**WHAT THIS TASK INVOLVES**
Output all records below verbatim.

**SOURCE INFORMATION**
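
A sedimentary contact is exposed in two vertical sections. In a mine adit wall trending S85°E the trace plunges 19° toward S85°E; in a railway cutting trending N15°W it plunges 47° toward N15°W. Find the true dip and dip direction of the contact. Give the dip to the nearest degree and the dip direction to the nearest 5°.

Each apparent-dip line lies in the plane. As unit vectors (x east, y north, z up), v₁ plunges 19°→S85°E and v₂ plunges 47°→N15°W.
Cross product v₁ × v₂ gives the pole to the plane: n ∝ (0.275, 0.746, 0.606).
True dip = arccos(n_z / |n|) = arccos(0.6060) = 52.7°.
The horizontal component of n points toward azimuth atan2(n_x, n_y) = 20°, the dip direction.

true dip 53°, dip direction 020°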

**FINISHED EXERCISE**
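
A sedimentary contact is exposed in two vertical sections. In a mine adit wall trending S85°E the trace plunges 19° toward S85°E; in a railway cutting trending N15°W it plunges 47° toward N15°W. Find the true dip and dip direction of the contact. Give the dip to the nearest degree and the dip direction to the nearest 5°.

Each apparent-dip line lies in the plane. As unit vectors (x east, y north, z up), v₁ plunges 19°→S85°E and v₂ plunges 47°→N15°W.
Cross product v₁ × v₂ gives the pole to the plane: n ∝ (0.275, 0.746, 0.606).
True dip = arccos(n_z / |n|) = arccos(0.6060) = 52.7°.
The horizontal component of n points toward azimuth atan2(n_x, n_y) = 20°, the dip direction.

true dip 53°, dip direction 020°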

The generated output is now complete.